Exercise description:
Within the listing below, the lines to output run from the one containing "draw 5: u1=0.9498, u2=0.6324" through the one containing "draw 9: u1=0.5413, u2=0.6679"; copy them exactly and nothing else.

[[ Material for the task, beginning ]]

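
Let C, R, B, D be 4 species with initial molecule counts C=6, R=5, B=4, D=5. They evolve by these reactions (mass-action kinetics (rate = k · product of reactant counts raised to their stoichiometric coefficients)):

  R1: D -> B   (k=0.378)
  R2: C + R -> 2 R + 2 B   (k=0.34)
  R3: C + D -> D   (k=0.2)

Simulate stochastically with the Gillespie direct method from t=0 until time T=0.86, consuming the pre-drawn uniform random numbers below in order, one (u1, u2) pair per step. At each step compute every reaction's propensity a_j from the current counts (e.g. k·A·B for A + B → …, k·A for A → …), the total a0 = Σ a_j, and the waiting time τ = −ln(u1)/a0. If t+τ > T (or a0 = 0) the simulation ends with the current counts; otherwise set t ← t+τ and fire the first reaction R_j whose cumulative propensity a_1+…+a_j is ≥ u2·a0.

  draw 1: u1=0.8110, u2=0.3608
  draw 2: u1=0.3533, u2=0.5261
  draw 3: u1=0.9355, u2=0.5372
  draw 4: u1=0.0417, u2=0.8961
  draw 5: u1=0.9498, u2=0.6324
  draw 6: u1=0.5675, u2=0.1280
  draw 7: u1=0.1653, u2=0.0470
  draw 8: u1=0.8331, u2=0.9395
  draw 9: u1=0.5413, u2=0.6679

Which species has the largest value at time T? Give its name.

t=0.000: C=6 R=5 B=4 D=5
Draw 1: a1=1.890, a2=10.200, a3=6.000, a0=18.090; τ=−ln(0.8110)/18.090=0.012 → t=0.012; u2·a0=0.3608·18.090=6.527; a1=1.890 < 6.527 ≤ a1+a2=12.090 → R2 fires; C=5 R=6 B=6 D=5
Draw 2: a1=1.890, a2=10.200, a3=5.000, a0=17.090; τ=−ln(0.3533)/17.090=0.061 → t=0.072; u2·a0=0.5261·17.090=8.991; a1=1.890 < 8.991 ≤ a1+a2=12.090 → R2 fires; C=4 R=7 B=8 D=5
Draw 3: a1=1.890, a2=9.520, a3=4.000, a0=15.410; τ=−ln(0.9355)/15.410=0.004 → t=0.077; u2·a0=0.5372·15.410=8.278; a1=1.890 < 8.278 ≤ a1+a2=11.410 → R2 fires; C=3 R=8 B=10 D=5
Draw 4: a1=1.890, a2=8.160, a3=3.000, a0=13.050; τ=−ln(0.0417)/13.050=0.243 → t=0.320; u2·a0=0.8961·13.050=11.694; a1+a2=10.050 < 11.694 ≤ a1+…+a3=13.050 → R3 fires; C=2 R=8 B=10 D=5
Draw 5: a1=1.890, a2=5.440, a3=2.000, a0=9.330; τ=−ln(0.9498)/9.330=0.006 → t=0.326; u2·a0=0.6324·9.330=5.900; a1=1.890 < 5.900 ≤ a1+a2=7.330 → R2 fires; C=1 R=9 B=12 D=5
Draw 6: a1=1.890, a2=3.060, a3=1.000, a0=5.950; τ=−ln(0.5675)/5.950=0.095 → t=0.421; u2·a0=0.1280·5.950=0.762 ≤ a1=1.890 → R1 fires; C=1 R=9 B=13 D=4
Draw 7: a1=1.512, a2=3.060, a3=0.800, a0=5.372; τ=−ln(0.1653)/5.372=0.335 → t=0.756; u2·a0=0.0470·5.372=0.252 ≤ a1=1.512 → R1 fires; C=1 R=9 B=14 D=3
Draw 8: a1=1.134, a2=3.060, a3=0.600, a0=4.794; τ=−ln(0.8331)/4.794=0.038 → t=0.794; u2·a0=0.9395·4.794=4.504; a1+a2=4.194 < 4.504 ≤ a1+…+a3=4.794 → R3 fires; C=0 R=9 B=14 D=3
Draw 9: a1=1.134, a2=0.000, a3=0.000, a0=1.134; τ=−ln(0.5413)/1.134=0.541 → t=1.335 > T=0.86: stop.
At T=0.86: C=0 R=9 B=14 D=3; the largest is B.

Dominant species at T: B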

[[ Material for the task, end ]]

Result below:
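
  draw 5: u1=0.9498, u2=0.6324
  draw 6: u1=0.5675, u2=0.1280
  draw 7: u1=0.1653, u2=0.0470
  draw 8: u1=0.8331, u2=0.9395
  draw 9: u1=0.5413, u2=0.6679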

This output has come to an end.